ACTIVITY:
Check the records below line by line, and report how many lines include the string "PassengerID". No other words are needed.

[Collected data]
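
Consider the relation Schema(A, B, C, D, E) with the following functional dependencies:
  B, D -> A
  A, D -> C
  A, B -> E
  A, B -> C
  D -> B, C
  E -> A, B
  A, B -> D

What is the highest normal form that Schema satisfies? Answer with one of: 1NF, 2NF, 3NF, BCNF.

Candidate keys: {A, B}, {D}, {E}. Prime attributes: {A, B, D, E}.
Each dependency's left side is a superkey — BCNF holds.

BCNF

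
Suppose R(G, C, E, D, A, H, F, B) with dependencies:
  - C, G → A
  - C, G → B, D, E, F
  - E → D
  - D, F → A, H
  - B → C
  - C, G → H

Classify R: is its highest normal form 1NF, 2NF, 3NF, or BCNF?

Candidate keys: {B, G}, {C, G}. Prime attributes: {B, C, G}.
E → D: {E}⁺ = {D, E}, which is not all of the attributes, so the left side is not a superkey — BCNF is violated.
E → D determines the non-prime attribute {D} from a non-superkey — 3NF is violated.
No proper subset of a key has a non-prime attribute in its closure, so there is no partial dependency; 2NF holds.

2NF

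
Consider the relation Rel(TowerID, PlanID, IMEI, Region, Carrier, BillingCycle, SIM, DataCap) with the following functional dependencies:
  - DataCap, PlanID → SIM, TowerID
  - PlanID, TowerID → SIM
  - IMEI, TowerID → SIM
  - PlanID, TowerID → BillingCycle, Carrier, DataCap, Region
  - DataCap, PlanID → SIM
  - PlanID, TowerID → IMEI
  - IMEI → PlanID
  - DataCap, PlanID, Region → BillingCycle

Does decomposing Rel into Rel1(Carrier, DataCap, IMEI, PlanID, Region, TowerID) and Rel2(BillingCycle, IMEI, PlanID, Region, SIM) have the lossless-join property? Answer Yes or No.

No

Rel1 ∩ Rel2 = {IMEI, PlanID, Region}; its closure under F is {IMEI, PlanID, Region}.
Neither Rel1 nor Rel2 is contained in that closure, so the decomposition is lossy.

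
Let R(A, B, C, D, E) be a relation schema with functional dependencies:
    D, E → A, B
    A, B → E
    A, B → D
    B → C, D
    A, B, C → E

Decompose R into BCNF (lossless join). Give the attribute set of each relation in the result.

Candidate keys of the original relation: {A, B}, {B, E}, {D, E}.
In {A, B, C, D, E}, {B} is not a superkey ({B}⁺ restricted to this set is {B, C, D}), so split on B → C, D into {B, C, D} and {A, B, E}.
{B, C, D} has no BCNF violation.
{A, B, E} has no BCNF violation.

{A, B, E}; {B, C, D}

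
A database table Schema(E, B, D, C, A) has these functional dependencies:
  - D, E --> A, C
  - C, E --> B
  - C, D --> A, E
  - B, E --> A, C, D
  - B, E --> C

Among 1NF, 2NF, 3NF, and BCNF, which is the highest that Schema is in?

BCNF

Candidate keys: {B, E}, {C, D}, {C, E}, {D, E}. Prime attributes: {B, C, D, E}.
The left-hand side of every FD is a superkey, so BCNF is satisfied.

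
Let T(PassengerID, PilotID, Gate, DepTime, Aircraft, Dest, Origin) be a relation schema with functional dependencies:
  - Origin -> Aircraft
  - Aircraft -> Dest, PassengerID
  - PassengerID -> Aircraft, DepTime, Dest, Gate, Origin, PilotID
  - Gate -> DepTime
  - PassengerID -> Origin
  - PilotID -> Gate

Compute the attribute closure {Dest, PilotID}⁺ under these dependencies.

{DepTime, Dest, Gate, PilotID}

Start with {Dest, PilotID}.
PilotID -> Gate applies; add {Gate} → now {Dest, Gate, PilotID}.
Gate -> DepTime applies; add {DepTime} → now {DepTime, Dest, Gate, PilotID}.
No further FD applies.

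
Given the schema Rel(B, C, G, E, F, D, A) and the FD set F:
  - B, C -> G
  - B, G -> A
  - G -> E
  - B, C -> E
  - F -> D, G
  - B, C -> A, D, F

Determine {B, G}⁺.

{A, B, E, G}

Start with {B, G}.
B, G -> A applies; add {A} → now {A, B, G}.
G -> E applies; add {E} → now {A, B, E, G}.
No further FD applies.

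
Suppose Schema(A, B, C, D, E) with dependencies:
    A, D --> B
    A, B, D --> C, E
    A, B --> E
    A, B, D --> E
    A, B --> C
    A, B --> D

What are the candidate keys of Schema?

{A, B}, {A, D}

No FD produces {A}, so it must be in every candidate key.
{A, B}⁺ = {A, B, C, D, E} — all of the relation — so {A, B} is a candidate key.
{A, D}⁺ = {A, B, C, D, E} — all of the relation — so {A, D} is a candidate key.
No proper subset of any of these is a key, and no other minimal superkey exists.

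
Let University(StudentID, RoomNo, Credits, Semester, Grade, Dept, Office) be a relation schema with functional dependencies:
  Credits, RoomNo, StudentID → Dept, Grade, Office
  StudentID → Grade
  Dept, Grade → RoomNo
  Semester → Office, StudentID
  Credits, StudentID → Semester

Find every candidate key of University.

{Credits} never appears on the right of any FD, so every key must include it.
{Credits, Dept, Semester} is a candidate key since {Credits, Dept, Semester}⁺ = {Credits, Dept, Grade, Office, RoomNo, Semester, StudentID} covers every attribute.
{Credits, Dept, StudentID} is a candidate key since {Credits, Dept, StudentID}⁺ = {Credits, Dept, Grade, Office, RoomNo, Semester, StudentID} covers every attribute.
{Credits, RoomNo, Semester} is a candidate key since {Credits, RoomNo, Semester}⁺ = {Credits, Dept, Grade, Office, RoomNo, Semester, StudentID} covers every attribute.
{Credits, RoomNo, StudentID} is a candidate key since {Credits, RoomNo, StudentID}⁺ = {Credits, Dept, Grade, Office, RoomNo, Semester, StudentID} covers every attribute.
No proper subset of any of these is a key, and no other minimal superkey exists.

{Credits, Dept, Semester}, {Credits, Dept, StudentID}, {Credits, RoomNo, Semester}, {Credits, RoomNo, StudentID}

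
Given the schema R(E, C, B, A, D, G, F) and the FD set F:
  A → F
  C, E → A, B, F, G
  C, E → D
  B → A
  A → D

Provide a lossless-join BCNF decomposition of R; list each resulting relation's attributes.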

REPLY TO THE TASK:
4